▶ Your goal: Repeat only what appears from the line containing "CCS semantics: a.R" through the last line of the listing below, exactly as written.

▶ Working data:
=== Begin Enclosure ===

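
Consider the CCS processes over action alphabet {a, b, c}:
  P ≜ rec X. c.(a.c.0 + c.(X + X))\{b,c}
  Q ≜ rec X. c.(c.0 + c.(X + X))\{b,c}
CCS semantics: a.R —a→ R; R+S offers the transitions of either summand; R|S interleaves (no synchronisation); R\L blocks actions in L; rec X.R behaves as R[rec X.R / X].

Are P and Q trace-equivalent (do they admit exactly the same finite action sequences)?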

=== End Enclosure ===

▶ The completed task:
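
CCS semantics: a.R —a→ R; R+S offers the transitions of either summand; R|S interleaves (no synchronisation); R\L blocks actions in L; rec X.R behaves as R[rec X.R / X].

Are P and Q trace-equivalent (do they admit exactly the same finite action sequences)?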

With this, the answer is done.